TASK DESCRIPTION »
Using the records below, locate all lines containing "measurements" and return them.

____ GIVEN RECORDS

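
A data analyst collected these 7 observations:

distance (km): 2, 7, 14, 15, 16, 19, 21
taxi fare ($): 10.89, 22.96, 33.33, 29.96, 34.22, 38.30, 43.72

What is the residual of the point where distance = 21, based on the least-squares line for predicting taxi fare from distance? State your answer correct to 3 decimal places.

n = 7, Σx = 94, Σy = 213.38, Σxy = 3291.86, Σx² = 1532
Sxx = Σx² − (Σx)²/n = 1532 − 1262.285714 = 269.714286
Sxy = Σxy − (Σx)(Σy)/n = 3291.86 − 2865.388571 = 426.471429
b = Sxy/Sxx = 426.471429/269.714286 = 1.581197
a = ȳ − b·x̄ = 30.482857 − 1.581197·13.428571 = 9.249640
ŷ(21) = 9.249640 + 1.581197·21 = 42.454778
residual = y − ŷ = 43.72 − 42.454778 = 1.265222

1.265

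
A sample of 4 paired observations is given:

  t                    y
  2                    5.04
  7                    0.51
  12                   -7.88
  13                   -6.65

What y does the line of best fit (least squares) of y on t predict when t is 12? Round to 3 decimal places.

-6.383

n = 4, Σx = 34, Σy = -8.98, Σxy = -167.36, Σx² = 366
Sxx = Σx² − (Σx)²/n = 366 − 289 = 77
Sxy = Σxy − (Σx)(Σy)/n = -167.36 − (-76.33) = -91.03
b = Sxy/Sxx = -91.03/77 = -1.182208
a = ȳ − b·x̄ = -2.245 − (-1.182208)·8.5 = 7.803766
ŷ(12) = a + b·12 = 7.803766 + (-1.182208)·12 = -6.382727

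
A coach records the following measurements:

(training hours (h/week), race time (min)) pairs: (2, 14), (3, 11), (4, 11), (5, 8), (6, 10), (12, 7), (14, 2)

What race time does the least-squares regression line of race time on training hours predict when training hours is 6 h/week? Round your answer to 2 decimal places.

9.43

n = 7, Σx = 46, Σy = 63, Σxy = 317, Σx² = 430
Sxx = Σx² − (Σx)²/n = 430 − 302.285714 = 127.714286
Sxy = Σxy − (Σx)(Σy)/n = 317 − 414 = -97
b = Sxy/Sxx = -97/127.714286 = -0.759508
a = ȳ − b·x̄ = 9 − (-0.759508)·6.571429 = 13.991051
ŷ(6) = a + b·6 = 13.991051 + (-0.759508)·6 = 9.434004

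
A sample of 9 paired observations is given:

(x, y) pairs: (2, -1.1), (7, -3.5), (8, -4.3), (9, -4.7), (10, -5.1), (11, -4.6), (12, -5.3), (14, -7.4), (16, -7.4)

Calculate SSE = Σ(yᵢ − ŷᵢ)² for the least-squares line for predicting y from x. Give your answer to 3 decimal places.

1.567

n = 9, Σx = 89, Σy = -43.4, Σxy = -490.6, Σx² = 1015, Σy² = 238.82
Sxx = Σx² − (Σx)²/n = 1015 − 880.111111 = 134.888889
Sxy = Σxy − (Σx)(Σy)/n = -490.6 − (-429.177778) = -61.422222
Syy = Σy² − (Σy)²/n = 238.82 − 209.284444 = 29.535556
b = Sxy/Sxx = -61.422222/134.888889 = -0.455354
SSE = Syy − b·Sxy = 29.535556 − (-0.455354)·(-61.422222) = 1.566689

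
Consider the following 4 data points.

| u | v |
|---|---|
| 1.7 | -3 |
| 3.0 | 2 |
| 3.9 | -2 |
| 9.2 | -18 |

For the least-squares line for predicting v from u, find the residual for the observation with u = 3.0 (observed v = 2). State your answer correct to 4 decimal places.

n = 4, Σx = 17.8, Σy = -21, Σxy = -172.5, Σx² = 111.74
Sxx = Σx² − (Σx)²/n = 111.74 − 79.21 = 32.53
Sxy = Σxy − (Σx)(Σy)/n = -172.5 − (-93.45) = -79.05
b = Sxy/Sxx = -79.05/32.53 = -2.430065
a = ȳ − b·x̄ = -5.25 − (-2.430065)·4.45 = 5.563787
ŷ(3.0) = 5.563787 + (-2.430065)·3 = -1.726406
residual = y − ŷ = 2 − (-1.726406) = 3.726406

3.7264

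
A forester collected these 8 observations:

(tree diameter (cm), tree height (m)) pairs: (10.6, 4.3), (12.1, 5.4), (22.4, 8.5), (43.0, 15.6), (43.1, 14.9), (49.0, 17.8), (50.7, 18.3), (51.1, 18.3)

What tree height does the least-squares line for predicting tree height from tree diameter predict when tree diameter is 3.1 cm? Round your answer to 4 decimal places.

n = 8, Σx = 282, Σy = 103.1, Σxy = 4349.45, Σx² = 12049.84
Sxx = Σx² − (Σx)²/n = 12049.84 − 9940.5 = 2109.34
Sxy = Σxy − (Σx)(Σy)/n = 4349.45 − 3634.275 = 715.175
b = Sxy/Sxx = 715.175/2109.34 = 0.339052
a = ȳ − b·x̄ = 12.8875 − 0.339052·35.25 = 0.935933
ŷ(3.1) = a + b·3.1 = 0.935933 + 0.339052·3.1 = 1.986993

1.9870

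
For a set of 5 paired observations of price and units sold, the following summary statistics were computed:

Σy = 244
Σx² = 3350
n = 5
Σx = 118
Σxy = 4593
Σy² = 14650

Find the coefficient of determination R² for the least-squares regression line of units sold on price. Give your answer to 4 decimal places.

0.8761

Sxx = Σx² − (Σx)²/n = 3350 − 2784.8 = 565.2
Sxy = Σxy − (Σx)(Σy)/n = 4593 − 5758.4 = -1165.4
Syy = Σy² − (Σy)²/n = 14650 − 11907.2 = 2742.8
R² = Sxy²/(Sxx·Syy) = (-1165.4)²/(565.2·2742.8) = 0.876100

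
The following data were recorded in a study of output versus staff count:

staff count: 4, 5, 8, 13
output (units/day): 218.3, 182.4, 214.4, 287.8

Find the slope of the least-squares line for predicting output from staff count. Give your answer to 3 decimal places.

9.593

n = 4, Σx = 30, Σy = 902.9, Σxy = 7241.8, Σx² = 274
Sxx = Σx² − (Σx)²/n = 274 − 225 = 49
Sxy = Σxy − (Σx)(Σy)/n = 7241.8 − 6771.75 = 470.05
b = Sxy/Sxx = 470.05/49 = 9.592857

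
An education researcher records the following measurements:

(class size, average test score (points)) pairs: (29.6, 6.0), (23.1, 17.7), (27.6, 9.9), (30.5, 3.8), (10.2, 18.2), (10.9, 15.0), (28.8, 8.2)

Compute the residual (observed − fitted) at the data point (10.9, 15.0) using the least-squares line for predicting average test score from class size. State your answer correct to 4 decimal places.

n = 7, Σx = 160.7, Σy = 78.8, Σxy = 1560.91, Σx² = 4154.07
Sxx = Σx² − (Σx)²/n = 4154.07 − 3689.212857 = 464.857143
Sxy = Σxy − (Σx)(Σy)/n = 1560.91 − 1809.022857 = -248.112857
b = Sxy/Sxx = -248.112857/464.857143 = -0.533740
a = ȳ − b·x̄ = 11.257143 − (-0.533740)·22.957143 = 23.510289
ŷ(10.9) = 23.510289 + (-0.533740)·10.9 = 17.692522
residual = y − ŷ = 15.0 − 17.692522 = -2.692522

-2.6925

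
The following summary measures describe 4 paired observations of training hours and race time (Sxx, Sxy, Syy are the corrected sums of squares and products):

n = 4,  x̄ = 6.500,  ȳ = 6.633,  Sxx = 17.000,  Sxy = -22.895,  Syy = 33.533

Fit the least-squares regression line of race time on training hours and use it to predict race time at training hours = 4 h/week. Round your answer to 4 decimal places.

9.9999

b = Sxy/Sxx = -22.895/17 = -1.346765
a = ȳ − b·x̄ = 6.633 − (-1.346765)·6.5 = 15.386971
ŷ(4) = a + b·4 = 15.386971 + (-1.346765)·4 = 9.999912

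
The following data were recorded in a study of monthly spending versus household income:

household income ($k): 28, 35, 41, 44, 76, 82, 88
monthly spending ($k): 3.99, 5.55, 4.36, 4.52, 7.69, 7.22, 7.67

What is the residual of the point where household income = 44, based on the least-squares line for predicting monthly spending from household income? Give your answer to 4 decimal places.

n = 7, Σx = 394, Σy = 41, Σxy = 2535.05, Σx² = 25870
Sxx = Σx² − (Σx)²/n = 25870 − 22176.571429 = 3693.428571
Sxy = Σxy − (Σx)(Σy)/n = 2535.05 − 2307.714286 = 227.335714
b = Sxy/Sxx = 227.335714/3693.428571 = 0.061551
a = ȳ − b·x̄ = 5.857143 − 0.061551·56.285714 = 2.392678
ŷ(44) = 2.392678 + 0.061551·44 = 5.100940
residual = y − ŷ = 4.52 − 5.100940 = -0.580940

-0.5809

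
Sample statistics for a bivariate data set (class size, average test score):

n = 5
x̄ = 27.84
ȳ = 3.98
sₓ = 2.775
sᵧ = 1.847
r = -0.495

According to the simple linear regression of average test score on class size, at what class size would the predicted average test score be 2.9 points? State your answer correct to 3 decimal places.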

________

SOLUTION FOR THIS EXERCISE »
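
A coach records the following measurements:
An education researcher records the following measurements: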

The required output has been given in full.